-- Exercise aim --
What appears from the first line of the data below through the line containing "[9, 5, 5, 42]]", both included, should be copied exactly, and nothing else.
§ §
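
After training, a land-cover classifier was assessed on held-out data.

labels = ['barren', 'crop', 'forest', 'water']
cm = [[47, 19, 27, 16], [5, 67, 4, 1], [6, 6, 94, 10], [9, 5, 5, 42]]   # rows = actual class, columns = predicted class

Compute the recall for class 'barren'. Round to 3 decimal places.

0.431

recall = TP/(TP+FN).
barren: TP=47, FN=19+27+16=62 → 47/109 = 0.4312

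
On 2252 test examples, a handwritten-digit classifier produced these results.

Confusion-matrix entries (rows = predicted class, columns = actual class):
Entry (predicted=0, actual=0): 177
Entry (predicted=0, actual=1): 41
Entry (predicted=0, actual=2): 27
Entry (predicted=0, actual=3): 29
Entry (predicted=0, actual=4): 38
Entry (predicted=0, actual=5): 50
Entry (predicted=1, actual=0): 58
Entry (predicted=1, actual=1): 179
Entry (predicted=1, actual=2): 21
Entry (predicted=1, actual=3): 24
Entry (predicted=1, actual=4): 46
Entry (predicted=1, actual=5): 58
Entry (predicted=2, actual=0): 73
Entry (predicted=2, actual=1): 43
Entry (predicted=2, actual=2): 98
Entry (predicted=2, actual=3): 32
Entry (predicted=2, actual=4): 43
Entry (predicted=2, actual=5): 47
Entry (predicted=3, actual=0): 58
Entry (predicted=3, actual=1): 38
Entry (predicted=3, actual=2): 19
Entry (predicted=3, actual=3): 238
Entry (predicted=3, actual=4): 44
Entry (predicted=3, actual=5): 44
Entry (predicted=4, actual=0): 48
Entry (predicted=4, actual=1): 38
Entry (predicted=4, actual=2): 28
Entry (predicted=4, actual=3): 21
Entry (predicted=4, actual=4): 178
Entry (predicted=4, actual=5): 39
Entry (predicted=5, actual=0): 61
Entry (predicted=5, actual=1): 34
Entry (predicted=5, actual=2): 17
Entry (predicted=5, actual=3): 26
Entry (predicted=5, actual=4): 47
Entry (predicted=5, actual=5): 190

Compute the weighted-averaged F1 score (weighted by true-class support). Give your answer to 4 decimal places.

0.4709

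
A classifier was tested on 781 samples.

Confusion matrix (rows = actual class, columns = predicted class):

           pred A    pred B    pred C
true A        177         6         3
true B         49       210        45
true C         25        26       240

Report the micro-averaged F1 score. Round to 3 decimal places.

0.803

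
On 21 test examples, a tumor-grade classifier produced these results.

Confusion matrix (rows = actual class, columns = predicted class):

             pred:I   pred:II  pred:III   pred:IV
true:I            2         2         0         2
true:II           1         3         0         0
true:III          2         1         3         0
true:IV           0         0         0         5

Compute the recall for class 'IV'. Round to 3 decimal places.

recall = TP/(TP+FN).
IV: TP=5, FN=0+0+0=0 → 5/5 = 1.0000

1.000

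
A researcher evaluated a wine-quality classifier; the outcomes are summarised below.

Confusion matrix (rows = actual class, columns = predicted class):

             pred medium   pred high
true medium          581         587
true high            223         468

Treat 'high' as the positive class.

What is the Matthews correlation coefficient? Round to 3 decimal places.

MCC = (TP·TN − FP·FN) / √((TP+FP)(TP+FN)(TN+FP)(TN+FN))
Numerator = 468·581 − 587·223 = 141007
Denominator = √(1055·691·1168·804) = √684588183360 = 827398.4429
MCC = 141007 / 827398.4429 = 0.170

0.170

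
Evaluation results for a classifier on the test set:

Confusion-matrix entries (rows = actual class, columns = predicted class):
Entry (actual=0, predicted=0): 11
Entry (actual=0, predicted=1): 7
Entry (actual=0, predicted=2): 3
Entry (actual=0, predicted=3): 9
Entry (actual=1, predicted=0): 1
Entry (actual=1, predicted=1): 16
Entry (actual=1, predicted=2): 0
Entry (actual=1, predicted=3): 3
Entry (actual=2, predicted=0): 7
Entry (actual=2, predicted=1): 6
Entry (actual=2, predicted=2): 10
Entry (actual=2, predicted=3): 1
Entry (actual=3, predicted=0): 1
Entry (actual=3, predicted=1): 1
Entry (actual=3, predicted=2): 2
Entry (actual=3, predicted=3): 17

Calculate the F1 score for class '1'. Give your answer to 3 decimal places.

Take TP from the diagonal, FP from the rest of the '1' prediction marginal, FN from the rest of the '1' actual marginal.
F1 score = 2·TP/(2·TP+FP+FN).
1: TP=16, FP=7+6+1=14, FN=1+0+3=4 → 32/50 = 0.6400

0.640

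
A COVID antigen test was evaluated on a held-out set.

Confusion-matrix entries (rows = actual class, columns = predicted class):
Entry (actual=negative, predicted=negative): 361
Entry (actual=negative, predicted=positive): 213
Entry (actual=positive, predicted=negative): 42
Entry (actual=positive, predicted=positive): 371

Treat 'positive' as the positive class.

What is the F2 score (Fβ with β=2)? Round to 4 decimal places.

Fβ = (1+β²)·TP / ((1+β²)·TP + β²·FN + FP), with β²=4
= 5·371 / (5·371 + 4·42 + 213) = 0.8296

0.8296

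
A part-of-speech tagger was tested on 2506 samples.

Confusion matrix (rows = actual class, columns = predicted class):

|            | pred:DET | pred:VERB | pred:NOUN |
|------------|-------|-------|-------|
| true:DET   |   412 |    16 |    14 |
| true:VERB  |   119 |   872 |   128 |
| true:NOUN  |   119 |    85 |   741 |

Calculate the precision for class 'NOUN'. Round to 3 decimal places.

One-vs-rest for 'NOUN': TP = diagonal; FP = other classes predicted 'NOUN'; FN = 'NOUN' predicted as other.
precision = TP/(TP+FP).
NOUN: TP=741, FP=14+128=142 → 741/883 = 0.8392

0.839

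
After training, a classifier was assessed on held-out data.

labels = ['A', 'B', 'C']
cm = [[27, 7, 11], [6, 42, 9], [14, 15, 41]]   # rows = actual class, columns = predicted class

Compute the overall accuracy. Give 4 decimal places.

0.6395

Accuracy = trace / total = (27+42+41=110) / 172 = 110/172 = 0.6395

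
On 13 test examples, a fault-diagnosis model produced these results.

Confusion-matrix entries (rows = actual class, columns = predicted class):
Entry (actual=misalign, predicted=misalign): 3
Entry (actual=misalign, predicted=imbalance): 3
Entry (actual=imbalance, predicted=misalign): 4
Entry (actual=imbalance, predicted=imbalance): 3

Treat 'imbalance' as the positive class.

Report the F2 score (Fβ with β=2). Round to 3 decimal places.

0.441

Fβ = (1+β²)·TP / ((1+β²)·TP + β²·FN + FP), with β²=4
= 5·3 / (5·3 + 4·4 + 3) = 0.441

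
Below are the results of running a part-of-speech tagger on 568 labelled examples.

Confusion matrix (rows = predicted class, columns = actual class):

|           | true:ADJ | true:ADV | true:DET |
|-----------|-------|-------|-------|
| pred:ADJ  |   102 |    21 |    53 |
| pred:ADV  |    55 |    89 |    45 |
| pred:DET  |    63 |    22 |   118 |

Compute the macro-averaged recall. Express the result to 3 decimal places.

0.561

Per-class recall (TP/(TP+FN)):
  ADJ: TP=102, FN=55+63=118 → 102/220 = 0.4636
  ADV: TP=89, FN=21+22=43 → 89/132 = 0.6742
  DET: TP=118, FN=53+45=98 → 118/216 = 0.5463
Macro-recall = mean = (0.4636 + 0.6742 + 0.5463) / 3 = 0.561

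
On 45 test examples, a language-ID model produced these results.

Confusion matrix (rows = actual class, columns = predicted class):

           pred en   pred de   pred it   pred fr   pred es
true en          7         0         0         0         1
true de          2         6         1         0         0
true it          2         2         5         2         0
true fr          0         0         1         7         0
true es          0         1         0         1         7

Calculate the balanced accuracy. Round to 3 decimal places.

0.730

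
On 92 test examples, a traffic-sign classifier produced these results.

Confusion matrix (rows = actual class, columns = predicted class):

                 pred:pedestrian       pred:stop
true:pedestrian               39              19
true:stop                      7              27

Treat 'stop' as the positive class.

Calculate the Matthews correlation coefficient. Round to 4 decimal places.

MCC = (TP·TN − FP·FN) / √((TP+FP)(TP+FN)(TN+FP)(TN+FN))
Numerator = 27·39 − 19·7 = 920
Denominator = √(46·34·58·46) = √4172752 = 2042.7315
MCC = 920 / 2042.7315 = 0.4504

0.4504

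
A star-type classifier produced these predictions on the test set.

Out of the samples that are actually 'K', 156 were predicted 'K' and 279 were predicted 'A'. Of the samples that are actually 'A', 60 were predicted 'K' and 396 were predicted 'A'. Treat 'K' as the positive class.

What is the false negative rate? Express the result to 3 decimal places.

FNR = FN/(FN+TP) = 279/(279+156) = 0.641

0.641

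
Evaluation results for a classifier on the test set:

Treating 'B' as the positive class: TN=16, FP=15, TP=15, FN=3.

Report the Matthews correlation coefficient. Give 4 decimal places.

0.3458

MCC = (TP·TN − FP·FN) / √((TP+FP)(TP+FN)(TN+FP)(TN+FN))
Numerator = 15·16 − 15·3 = 195
Denominator = √(30·18·31·19) = √318060 = 563.9681
MCC = 195 / 563.9681 = 0.3458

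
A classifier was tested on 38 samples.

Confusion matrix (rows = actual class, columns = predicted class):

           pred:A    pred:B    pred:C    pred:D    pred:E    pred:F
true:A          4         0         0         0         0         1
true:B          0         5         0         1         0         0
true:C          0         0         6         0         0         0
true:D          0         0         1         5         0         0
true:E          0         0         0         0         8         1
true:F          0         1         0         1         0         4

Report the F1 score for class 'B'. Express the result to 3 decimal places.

0.833

Treat 'B' as positive and all other classes as negative.
F1 score = 2·TP/(2·TP+FP+FN).
B: TP=5, FP=0+0+0+0+1=1, FN=0+0+1+0+0=1 → 10/12 = 0.8333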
§ §
-- Answer to the problem --
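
After training, a land-cover classifier was assessed on held-out data.

labels = ['barren', 'crop', 'forest', 'water']
cm = [[47, 19, 27, 16], [5, 67, 4, 1], [6, 6, 94, 10], [9, 5, 5, 42]]   # rows = actual class, columns = predicted class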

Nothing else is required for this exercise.